- Assignment:
Each line below from the one containing "Solve the variational" through the one containing "J[y] = ∫_0^7 [ (1/2)" should be output exactly as it stands, and no other line should appear.

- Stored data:
== == ==
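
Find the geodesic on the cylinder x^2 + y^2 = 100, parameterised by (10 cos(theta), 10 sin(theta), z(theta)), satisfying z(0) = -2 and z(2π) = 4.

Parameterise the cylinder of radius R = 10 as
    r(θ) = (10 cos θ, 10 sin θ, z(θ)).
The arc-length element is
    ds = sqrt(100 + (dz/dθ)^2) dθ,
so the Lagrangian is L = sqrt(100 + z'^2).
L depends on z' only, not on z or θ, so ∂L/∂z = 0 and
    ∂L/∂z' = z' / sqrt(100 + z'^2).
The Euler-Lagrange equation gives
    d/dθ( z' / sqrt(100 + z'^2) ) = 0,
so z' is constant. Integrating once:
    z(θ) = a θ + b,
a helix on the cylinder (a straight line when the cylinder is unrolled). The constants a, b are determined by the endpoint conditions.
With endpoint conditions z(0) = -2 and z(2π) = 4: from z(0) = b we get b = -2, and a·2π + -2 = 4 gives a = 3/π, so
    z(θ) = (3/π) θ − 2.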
== == ==
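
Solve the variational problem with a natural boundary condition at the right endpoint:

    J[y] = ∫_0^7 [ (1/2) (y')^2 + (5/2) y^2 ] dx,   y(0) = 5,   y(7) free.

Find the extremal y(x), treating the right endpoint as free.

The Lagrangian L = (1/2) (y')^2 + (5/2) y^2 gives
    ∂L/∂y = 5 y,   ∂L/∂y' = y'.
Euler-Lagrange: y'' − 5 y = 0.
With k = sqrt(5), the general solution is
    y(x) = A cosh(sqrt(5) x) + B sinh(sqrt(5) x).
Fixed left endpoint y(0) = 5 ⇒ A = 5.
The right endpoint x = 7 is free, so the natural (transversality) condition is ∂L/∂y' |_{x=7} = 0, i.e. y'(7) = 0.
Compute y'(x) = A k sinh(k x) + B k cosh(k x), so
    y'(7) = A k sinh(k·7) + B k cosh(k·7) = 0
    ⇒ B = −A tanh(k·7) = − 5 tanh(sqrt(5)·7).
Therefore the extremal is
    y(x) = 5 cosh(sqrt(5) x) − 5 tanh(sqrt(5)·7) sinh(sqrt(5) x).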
== == ==
- Reply:
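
Solve the variational problem with a natural boundary condition at the right endpoint:

    J[y] = ∫_0^7 [ (1/2) (y')^2 + (5/2) y^2 ] dx,   y(0) = 5,   y(7) free.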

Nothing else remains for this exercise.